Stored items

+++++

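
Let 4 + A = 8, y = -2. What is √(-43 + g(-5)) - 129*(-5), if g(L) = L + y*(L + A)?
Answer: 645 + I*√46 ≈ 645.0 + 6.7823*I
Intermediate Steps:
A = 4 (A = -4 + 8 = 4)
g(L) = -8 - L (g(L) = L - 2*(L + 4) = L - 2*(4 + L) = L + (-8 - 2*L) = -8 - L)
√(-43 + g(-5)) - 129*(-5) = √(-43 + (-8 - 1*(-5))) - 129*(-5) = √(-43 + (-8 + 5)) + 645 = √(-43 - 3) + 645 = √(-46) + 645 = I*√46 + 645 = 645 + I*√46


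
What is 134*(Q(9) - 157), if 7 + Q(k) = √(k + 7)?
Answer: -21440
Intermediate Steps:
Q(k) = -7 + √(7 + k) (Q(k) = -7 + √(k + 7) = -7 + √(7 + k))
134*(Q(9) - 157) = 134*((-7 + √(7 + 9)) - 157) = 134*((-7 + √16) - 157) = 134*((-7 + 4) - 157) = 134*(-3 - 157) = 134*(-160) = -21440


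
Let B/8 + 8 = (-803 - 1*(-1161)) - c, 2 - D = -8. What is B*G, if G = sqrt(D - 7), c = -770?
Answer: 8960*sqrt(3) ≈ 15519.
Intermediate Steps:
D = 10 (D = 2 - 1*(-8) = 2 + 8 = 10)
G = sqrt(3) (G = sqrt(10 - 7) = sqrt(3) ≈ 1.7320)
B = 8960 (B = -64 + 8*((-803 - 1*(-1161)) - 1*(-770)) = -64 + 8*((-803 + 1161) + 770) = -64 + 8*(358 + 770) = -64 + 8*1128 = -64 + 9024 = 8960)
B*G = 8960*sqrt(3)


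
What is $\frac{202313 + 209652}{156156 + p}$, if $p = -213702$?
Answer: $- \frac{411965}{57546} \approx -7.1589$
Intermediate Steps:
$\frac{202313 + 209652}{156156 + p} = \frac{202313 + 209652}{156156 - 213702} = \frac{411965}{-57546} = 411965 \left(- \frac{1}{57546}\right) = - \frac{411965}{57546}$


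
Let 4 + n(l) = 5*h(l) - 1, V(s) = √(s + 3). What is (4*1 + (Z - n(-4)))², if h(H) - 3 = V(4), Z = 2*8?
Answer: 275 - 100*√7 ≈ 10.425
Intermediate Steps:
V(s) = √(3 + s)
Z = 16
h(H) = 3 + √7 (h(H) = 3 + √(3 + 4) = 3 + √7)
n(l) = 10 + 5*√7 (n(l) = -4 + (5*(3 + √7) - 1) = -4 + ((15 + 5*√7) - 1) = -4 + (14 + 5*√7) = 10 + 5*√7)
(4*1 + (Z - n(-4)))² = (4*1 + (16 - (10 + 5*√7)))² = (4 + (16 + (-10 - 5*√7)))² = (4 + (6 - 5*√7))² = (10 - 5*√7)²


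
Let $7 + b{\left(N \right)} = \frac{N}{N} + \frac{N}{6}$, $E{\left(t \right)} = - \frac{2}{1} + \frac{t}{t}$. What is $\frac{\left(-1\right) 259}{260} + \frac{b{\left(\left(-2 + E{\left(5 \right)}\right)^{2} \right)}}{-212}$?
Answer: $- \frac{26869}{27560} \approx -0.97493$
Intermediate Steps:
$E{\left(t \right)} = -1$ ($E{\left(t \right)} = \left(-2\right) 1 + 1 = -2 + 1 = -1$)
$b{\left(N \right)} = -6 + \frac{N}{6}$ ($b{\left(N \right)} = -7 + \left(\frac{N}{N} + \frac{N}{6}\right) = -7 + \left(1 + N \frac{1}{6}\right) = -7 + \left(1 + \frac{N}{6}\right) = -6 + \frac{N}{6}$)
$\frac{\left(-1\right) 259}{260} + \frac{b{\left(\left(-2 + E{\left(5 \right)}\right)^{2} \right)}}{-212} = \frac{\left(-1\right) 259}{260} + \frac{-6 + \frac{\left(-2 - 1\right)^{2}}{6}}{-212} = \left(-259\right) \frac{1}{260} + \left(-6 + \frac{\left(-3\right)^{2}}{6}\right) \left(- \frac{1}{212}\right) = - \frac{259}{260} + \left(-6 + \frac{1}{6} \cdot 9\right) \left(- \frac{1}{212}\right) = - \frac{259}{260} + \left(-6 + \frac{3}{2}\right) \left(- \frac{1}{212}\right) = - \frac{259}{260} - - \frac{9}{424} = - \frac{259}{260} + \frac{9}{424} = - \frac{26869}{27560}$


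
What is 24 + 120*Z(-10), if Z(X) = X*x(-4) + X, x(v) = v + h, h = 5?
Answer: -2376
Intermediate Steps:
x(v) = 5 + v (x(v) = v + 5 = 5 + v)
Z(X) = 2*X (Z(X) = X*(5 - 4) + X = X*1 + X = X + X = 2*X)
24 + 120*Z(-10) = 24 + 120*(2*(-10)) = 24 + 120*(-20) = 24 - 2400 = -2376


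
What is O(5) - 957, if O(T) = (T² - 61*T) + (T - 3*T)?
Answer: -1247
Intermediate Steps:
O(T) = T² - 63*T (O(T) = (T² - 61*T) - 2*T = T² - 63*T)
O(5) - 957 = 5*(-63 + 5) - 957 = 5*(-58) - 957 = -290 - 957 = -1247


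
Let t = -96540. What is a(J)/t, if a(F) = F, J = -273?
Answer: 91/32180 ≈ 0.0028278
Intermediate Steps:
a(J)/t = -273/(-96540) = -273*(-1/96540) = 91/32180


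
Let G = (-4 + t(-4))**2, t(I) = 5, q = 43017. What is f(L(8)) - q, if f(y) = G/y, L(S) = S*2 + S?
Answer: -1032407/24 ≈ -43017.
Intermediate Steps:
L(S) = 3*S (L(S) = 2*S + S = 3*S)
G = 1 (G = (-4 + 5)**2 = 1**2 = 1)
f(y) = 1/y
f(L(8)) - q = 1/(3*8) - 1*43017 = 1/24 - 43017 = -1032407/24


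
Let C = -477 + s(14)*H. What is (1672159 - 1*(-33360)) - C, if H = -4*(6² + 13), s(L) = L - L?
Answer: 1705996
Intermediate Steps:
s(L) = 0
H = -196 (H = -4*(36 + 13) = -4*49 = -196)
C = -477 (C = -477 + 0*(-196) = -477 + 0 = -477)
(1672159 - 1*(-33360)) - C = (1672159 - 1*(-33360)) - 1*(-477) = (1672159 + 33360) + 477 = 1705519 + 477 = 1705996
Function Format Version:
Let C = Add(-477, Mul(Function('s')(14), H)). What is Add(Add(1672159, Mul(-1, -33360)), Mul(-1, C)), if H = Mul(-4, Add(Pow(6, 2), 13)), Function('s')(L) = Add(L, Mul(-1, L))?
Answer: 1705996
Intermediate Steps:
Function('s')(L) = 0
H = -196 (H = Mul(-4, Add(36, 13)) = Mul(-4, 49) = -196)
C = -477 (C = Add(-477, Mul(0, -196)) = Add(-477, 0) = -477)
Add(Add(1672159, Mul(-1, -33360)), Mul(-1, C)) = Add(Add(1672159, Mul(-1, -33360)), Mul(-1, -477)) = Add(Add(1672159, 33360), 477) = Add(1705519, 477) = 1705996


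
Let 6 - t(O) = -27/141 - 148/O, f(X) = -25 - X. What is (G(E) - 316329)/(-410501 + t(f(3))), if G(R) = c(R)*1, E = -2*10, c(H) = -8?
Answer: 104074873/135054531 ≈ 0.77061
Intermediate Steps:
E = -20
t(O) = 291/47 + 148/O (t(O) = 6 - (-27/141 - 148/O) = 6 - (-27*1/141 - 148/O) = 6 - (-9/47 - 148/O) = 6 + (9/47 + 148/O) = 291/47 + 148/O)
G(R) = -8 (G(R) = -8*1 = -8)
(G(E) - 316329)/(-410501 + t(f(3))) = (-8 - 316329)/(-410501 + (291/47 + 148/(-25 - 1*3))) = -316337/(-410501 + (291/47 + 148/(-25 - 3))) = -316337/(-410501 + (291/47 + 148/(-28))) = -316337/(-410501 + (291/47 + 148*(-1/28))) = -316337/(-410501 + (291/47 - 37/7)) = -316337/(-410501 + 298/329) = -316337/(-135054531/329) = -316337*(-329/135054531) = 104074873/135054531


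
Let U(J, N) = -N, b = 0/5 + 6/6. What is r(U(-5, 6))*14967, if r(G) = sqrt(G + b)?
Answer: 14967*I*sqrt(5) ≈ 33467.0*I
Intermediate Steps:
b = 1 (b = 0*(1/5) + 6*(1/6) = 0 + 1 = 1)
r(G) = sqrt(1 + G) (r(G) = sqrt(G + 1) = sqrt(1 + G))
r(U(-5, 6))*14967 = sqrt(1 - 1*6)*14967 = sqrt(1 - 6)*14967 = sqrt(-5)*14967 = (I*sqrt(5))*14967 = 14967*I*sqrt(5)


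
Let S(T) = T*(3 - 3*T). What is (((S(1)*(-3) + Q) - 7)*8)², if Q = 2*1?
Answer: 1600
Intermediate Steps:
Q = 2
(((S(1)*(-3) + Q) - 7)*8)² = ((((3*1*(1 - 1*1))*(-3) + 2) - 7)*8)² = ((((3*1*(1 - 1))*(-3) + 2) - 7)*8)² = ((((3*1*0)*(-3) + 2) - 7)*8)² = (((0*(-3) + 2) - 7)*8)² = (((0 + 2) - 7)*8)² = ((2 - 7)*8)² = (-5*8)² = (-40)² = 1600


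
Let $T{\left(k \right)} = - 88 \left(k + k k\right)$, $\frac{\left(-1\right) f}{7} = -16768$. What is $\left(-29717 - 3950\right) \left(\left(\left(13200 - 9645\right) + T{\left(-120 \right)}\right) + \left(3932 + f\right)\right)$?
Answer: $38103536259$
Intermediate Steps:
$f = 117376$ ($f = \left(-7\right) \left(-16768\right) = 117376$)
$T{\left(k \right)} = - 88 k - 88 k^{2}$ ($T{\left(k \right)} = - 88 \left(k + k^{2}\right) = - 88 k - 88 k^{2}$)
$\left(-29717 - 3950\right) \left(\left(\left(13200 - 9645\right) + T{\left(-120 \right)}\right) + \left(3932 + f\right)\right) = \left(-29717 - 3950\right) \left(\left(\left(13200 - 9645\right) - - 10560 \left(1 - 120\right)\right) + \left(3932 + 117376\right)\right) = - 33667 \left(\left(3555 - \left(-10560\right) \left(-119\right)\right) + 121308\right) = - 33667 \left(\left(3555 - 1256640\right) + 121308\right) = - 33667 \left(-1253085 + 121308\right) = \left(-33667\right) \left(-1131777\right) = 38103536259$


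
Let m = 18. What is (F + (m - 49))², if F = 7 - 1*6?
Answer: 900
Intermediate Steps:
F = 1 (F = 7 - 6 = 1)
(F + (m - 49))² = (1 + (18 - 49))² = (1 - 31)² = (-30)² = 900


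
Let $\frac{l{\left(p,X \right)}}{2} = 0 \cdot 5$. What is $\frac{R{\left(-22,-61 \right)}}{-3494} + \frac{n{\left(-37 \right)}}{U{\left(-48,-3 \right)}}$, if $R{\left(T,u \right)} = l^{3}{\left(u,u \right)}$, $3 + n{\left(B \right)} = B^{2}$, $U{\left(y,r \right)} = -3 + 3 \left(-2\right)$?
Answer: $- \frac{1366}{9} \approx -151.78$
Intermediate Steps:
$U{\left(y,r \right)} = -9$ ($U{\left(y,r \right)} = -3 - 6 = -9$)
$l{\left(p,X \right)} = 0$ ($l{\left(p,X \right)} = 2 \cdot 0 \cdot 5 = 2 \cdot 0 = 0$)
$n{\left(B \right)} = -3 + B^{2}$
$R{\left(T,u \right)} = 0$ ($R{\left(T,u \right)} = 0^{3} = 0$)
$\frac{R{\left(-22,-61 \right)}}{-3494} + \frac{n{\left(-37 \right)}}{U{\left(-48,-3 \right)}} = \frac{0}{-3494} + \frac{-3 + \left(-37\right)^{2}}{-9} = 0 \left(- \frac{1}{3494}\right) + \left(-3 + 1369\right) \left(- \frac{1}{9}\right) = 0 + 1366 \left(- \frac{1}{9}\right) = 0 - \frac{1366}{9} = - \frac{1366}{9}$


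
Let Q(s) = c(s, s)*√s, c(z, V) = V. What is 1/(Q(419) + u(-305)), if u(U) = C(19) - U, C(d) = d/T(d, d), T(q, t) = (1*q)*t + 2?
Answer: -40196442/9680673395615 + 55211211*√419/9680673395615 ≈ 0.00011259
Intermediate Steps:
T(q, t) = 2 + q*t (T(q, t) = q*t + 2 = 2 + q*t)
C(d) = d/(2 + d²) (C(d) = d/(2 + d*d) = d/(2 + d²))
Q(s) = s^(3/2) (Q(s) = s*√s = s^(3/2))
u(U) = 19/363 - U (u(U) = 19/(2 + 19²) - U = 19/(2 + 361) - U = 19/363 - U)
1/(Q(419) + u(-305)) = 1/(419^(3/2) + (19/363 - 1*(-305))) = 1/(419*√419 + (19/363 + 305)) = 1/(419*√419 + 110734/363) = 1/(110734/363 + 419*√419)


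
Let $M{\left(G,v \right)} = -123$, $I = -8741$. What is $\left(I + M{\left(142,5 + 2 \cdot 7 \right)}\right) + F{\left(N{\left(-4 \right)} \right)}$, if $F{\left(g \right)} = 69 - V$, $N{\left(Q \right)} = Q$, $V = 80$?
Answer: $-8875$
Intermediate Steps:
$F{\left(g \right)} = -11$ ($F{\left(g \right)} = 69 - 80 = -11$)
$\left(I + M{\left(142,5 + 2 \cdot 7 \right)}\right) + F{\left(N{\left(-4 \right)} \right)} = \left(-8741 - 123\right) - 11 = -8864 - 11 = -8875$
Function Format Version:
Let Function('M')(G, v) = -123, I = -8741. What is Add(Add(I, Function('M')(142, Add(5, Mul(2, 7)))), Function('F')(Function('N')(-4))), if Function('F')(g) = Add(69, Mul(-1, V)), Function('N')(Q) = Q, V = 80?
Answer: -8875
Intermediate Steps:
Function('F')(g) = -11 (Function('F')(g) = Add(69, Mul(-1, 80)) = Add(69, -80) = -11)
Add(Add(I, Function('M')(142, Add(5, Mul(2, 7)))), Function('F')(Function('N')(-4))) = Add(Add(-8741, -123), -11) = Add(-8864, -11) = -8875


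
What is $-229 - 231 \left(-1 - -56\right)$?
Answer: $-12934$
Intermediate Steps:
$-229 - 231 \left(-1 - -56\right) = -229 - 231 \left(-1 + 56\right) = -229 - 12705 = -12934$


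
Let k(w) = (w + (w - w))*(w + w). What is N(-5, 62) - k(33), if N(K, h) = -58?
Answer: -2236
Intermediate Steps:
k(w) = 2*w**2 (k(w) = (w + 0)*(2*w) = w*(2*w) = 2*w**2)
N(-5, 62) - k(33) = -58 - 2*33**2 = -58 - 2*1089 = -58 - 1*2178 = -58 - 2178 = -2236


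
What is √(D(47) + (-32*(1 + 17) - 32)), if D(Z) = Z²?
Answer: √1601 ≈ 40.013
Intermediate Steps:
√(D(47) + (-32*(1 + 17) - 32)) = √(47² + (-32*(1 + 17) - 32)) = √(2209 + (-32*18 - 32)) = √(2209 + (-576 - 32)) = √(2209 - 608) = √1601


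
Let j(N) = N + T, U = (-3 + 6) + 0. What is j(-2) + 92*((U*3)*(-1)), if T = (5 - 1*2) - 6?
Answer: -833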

+++++

§ **Try it**: Where the data above reaches the line holding "Let Q(s) = c(s, s)*√s, c(z, V)", begin printing, and stop after the line holding "Answer: -8875". Each line must be reproduced exactly, with nothing else added.

§ **Exercise solution**:
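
Let Q(s) = c(s, s)*√s, c(z, V) = V. What is 1/(Q(419) + u(-305)), if u(U) = C(19) - U, C(d) = d/T(d, d), T(q, t) = (1*q)*t + 2?
Answer: -40196442/9680673395615 + 55211211*√419/9680673395615 ≈ 0.00011259
Intermediate Steps:
T(q, t) = 2 + q*t (T(q, t) = q*t + 2 = 2 + q*t)
C(d) = d/(2 + d²) (C(d) = d/(2 + d*d) = d/(2 + d²))
Q(s) = s^(3/2) (Q(s) = s*√s = s^(3/2))
u(U) = 19/363 - U (u(U) = 19/(2 + 19²) - U = 19/(2 + 361) - U = 19/363 - U)
1/(Q(419) + u(-305)) = 1/(419^(3/2) + (19/363 - 1*(-305))) = 1/(419*√419 + (19/363 + 305)) = 1/(419*√419 + 110734/363) = 1/(110734/363 + 419*√419)


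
Let $M{\left(G,v \right)} = -123$, $I = -8741$. What is $\left(I + M{\left(142,5 + 2 \cdot 7 \right)}\right) + F{\left(N{\left(-4 \right)} \right)}$, if $F{\left(g \right)} = 69 - V$, $N{\left(Q \right)} = Q$, $V = 80$?
Answer: $-8875$
Intermediate Steps:
$F{\left(g \right)} = -11$ ($F{\left(g \right)} = 69 - 80 = -11$)
$\left(I + M{\left(142,5 + 2 \cdot 7 \right)}\right) + F{\left(N{\left(-4 \right)} \right)} = \left(-8741 - 123\right) - 11 = -8864 - 11 = -8875$
Function Format Version:
Let Function('M')(G, v) = -123, I = -8741. What is Add(Add(I, Function('M')(142, Add(5, Mul(2, 7)))), Function('F')(Function('N')(-4))), if Function('F')(g) = Add(69, Mul(-1, V)), Function('N')(Q) = Q, V = 80?
Answer: -8875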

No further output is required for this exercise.